Go through the entries below line by line and tally those holding "then"; write only the tally.

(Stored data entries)
***
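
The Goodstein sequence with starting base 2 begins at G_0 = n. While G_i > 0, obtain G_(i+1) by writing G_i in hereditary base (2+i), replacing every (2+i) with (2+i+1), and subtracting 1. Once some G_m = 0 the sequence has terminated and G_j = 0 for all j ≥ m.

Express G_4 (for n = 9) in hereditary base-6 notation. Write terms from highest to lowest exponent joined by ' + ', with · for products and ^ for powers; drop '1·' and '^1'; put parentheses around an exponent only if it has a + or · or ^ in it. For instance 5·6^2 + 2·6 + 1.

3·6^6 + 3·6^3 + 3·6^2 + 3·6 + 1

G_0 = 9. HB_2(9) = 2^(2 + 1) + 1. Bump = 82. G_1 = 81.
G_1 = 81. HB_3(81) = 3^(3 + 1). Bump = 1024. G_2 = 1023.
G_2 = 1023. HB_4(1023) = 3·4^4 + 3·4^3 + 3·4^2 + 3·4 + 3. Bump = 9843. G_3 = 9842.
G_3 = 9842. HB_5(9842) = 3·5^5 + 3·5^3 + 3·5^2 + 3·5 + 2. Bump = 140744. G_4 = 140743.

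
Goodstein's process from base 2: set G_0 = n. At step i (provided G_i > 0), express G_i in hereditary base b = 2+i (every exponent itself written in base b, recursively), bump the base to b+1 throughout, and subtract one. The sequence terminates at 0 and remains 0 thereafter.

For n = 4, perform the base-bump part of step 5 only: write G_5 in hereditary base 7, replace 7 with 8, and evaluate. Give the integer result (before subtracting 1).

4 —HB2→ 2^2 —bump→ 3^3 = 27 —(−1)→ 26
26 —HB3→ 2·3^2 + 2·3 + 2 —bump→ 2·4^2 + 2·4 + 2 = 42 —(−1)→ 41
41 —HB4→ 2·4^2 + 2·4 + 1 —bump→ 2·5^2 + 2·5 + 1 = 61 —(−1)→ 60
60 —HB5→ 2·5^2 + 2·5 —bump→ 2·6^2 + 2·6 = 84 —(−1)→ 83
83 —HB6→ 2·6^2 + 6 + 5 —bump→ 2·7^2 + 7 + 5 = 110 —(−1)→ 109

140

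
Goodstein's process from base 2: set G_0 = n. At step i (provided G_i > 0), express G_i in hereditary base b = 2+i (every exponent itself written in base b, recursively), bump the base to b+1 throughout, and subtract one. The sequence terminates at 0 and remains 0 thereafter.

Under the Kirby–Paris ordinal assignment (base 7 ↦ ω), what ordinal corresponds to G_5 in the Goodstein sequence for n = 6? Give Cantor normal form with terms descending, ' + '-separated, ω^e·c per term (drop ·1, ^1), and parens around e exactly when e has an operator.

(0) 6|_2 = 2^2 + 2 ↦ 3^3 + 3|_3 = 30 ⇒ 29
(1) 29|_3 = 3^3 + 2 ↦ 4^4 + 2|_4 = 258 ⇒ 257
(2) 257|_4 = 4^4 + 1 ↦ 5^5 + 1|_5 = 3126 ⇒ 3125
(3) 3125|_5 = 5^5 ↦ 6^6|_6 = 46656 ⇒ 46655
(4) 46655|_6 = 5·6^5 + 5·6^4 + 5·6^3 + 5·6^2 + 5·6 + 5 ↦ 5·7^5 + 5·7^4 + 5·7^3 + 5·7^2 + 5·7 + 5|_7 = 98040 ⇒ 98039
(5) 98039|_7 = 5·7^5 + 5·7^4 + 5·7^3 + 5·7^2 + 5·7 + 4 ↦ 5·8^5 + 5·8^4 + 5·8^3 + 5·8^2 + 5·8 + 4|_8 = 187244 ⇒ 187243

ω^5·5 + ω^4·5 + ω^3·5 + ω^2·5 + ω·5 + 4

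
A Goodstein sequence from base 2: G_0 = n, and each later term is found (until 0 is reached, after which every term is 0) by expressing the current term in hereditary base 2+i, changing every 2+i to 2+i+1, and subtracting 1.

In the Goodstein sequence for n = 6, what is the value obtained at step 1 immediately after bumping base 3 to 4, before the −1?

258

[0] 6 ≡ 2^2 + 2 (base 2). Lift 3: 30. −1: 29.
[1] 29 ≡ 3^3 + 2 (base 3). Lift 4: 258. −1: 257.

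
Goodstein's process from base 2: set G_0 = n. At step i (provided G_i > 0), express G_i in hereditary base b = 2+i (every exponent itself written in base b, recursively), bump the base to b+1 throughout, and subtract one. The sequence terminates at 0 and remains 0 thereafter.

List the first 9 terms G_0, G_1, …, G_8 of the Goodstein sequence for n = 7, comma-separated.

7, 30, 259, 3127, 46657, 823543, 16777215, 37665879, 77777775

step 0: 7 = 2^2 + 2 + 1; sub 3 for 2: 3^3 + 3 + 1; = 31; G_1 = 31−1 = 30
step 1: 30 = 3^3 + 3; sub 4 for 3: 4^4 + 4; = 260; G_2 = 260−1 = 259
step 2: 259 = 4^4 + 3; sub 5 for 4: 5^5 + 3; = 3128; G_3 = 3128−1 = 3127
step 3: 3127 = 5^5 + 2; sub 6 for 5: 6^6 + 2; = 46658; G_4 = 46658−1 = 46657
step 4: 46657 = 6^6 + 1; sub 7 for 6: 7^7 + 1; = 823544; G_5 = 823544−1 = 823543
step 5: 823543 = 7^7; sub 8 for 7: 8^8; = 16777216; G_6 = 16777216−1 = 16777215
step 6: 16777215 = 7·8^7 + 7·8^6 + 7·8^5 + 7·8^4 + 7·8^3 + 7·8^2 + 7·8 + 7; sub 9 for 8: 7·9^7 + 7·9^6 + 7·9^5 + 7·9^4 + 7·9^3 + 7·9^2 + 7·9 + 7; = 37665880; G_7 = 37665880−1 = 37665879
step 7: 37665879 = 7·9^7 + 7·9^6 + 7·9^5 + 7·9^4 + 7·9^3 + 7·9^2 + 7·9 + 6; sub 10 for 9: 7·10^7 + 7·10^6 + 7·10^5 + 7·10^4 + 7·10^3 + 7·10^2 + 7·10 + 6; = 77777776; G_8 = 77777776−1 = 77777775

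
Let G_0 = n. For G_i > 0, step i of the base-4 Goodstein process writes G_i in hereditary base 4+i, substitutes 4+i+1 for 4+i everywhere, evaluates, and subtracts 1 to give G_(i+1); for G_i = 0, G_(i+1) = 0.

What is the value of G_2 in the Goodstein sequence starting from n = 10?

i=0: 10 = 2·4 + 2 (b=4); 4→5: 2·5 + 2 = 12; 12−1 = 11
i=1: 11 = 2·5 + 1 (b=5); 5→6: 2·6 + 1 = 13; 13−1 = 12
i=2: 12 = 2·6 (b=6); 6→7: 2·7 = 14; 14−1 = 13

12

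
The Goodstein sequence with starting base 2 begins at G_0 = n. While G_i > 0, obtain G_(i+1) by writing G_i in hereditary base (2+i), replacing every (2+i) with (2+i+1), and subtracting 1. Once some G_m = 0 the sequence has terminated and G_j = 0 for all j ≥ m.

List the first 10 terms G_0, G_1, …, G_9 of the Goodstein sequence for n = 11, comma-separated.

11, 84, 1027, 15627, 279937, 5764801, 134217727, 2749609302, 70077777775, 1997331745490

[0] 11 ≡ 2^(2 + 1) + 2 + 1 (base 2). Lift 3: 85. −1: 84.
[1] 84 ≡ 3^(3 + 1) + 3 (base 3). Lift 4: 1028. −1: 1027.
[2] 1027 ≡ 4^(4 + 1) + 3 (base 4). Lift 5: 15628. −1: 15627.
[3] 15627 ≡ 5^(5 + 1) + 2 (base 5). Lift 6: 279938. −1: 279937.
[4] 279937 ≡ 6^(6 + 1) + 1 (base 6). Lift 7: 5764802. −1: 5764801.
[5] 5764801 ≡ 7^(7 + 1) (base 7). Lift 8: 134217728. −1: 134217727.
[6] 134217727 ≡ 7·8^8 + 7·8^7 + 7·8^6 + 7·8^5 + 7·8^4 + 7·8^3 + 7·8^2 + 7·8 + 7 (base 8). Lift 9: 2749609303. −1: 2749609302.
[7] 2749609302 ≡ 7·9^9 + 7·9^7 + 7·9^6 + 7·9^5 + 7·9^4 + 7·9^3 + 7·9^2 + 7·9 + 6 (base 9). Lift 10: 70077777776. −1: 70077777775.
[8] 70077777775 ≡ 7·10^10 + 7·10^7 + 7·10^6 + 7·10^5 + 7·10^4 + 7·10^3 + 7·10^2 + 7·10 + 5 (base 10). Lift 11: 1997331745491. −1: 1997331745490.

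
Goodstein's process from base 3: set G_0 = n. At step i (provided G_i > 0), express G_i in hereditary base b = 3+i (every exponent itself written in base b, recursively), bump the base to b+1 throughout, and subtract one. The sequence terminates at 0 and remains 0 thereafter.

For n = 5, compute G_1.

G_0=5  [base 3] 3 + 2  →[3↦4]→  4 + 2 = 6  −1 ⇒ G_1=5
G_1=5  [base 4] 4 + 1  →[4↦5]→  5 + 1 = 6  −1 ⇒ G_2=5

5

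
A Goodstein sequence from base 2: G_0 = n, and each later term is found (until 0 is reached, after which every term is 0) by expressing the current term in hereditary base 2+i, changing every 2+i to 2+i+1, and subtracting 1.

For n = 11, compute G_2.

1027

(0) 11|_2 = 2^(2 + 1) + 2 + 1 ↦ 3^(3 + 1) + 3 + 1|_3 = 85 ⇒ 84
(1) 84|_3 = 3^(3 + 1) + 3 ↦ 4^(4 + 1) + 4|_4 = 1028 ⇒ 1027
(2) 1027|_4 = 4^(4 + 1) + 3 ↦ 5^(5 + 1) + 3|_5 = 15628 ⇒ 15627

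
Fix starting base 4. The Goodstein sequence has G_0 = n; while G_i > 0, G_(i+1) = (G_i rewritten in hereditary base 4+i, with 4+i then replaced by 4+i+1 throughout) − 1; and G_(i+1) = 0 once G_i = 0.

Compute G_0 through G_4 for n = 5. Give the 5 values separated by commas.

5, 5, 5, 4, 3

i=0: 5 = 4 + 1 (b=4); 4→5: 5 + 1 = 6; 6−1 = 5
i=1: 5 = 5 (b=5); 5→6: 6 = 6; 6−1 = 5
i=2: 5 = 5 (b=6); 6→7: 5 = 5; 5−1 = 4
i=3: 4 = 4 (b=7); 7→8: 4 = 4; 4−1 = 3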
***
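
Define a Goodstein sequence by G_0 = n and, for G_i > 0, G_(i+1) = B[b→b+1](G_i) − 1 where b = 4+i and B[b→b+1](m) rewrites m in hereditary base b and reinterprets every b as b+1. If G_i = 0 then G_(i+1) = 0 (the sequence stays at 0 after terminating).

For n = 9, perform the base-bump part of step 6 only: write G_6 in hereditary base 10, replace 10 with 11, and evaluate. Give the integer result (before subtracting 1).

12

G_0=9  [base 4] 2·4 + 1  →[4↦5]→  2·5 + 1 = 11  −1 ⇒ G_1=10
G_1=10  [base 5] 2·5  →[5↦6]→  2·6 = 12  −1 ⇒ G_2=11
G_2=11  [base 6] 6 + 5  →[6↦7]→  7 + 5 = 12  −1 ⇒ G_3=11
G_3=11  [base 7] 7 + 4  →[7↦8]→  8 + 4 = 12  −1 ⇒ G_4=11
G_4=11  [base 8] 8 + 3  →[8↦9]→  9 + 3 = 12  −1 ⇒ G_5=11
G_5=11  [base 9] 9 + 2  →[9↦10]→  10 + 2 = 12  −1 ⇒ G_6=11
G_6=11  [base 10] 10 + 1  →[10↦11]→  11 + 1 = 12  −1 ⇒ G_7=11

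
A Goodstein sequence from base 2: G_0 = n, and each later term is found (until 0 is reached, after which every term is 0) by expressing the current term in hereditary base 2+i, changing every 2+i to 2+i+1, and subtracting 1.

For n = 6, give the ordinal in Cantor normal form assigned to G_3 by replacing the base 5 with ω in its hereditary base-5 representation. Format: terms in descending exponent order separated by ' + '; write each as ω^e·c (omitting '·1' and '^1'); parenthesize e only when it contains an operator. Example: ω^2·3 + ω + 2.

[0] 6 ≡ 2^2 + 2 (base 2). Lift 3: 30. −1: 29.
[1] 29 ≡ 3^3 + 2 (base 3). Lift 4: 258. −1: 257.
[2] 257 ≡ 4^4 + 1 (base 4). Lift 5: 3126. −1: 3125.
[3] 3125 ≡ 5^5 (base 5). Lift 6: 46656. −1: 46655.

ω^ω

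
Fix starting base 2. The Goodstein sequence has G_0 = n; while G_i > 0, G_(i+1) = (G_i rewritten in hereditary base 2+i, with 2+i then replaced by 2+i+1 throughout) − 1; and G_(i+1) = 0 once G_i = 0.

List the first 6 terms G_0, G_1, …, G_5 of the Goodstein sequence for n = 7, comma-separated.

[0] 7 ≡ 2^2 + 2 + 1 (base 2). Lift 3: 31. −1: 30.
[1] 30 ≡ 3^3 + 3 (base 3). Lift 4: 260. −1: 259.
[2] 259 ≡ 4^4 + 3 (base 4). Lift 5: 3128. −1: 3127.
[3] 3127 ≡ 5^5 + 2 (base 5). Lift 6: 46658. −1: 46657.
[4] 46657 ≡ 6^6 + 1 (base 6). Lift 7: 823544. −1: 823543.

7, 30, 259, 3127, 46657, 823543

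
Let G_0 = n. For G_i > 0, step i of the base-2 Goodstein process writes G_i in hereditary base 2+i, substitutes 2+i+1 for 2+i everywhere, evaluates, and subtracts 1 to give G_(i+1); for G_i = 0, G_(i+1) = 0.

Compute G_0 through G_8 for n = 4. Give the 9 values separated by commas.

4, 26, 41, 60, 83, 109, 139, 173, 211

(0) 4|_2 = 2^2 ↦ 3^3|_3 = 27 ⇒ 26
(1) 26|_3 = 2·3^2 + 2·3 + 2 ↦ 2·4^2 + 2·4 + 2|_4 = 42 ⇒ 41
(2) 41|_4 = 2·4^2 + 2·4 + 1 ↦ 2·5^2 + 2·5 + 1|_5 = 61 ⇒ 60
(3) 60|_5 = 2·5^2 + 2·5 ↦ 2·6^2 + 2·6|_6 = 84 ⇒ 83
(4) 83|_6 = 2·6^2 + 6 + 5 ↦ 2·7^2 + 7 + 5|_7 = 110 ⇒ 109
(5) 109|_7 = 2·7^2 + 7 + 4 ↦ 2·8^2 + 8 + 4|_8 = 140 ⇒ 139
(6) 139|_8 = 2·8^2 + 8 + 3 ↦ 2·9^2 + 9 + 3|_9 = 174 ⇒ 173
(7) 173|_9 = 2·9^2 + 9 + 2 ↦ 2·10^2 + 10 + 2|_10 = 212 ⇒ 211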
***
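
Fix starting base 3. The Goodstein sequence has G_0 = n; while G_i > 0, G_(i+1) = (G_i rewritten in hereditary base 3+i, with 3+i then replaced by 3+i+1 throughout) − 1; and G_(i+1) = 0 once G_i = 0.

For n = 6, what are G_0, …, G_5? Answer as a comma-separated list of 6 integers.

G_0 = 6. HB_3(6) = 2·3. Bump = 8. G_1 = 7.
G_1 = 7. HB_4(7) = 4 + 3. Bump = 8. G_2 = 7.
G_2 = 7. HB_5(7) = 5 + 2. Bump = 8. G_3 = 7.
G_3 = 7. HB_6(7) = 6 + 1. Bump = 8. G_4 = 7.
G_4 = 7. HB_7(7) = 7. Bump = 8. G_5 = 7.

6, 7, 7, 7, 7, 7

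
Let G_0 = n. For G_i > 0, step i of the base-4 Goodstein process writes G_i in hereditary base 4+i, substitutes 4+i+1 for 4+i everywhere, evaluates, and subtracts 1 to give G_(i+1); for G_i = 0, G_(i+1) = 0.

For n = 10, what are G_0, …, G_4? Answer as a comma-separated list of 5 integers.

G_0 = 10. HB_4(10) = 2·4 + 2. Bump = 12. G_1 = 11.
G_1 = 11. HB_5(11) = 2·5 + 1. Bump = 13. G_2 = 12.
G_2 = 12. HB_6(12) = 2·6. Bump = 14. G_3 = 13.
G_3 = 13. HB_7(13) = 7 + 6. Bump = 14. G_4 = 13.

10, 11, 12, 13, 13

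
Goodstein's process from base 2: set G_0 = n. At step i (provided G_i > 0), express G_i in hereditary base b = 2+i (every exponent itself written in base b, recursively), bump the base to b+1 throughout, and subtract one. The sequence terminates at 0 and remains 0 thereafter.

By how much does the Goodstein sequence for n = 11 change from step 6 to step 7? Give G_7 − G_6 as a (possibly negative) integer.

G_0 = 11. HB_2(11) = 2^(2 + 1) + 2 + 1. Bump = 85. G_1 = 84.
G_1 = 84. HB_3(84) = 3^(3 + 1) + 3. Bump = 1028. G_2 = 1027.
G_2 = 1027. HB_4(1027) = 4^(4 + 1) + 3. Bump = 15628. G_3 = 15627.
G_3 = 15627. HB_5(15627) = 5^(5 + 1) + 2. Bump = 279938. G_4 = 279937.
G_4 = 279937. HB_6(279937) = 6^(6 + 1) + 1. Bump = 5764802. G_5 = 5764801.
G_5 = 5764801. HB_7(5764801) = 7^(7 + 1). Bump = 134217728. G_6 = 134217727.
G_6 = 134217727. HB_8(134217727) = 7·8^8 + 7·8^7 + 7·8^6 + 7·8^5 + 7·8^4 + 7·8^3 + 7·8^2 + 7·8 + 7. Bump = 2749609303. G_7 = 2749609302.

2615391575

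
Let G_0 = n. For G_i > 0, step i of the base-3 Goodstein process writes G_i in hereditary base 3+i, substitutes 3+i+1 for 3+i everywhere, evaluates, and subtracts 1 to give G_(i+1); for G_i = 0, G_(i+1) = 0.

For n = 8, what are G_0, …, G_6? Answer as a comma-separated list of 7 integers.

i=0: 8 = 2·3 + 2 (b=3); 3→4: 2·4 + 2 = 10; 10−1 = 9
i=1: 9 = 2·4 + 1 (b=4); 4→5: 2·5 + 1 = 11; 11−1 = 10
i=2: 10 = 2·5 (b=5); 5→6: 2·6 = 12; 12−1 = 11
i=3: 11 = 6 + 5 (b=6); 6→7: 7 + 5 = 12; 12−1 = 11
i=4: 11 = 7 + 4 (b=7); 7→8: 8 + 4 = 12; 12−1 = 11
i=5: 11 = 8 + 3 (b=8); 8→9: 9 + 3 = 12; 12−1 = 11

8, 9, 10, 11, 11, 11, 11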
***
* [TASK RESPONSE]: 4